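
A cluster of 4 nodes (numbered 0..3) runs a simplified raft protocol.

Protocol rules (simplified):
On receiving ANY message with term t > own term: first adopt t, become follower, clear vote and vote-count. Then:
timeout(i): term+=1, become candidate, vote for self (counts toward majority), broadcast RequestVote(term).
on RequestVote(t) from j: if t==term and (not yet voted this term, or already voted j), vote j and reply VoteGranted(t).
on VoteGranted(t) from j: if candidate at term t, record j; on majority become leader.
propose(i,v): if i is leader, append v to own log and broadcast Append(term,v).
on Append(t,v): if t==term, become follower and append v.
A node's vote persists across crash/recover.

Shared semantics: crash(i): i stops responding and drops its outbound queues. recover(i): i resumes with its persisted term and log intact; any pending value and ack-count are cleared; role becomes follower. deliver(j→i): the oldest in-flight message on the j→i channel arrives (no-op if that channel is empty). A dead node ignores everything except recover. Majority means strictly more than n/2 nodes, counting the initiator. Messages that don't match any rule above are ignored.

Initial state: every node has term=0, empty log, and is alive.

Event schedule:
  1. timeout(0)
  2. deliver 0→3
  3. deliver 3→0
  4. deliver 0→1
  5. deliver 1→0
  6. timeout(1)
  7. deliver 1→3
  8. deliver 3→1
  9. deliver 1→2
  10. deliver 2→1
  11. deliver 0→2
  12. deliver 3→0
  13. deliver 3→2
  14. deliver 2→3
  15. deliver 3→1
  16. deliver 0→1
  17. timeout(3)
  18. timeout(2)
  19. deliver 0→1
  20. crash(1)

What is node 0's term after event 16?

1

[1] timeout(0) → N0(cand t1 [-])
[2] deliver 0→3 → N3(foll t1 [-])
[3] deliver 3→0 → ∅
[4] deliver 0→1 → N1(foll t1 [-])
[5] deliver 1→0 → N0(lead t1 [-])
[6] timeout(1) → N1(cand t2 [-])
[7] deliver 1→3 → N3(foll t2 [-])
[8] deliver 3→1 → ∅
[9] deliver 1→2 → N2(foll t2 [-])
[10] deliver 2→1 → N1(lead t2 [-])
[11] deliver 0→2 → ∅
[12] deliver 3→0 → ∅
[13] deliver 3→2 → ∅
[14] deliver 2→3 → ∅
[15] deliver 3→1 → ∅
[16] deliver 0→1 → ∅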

☆ ☆ ☆ ☆ ☆ ☆ ☆

◆ Exercise goal:
From the material above, copy out every line bearing the string "Append".

◆ Response:
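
propose(i,v): if i is leader, append v to own log and broadcast Append(term,v).
on Append(t,v): if t==term, become follower and append v.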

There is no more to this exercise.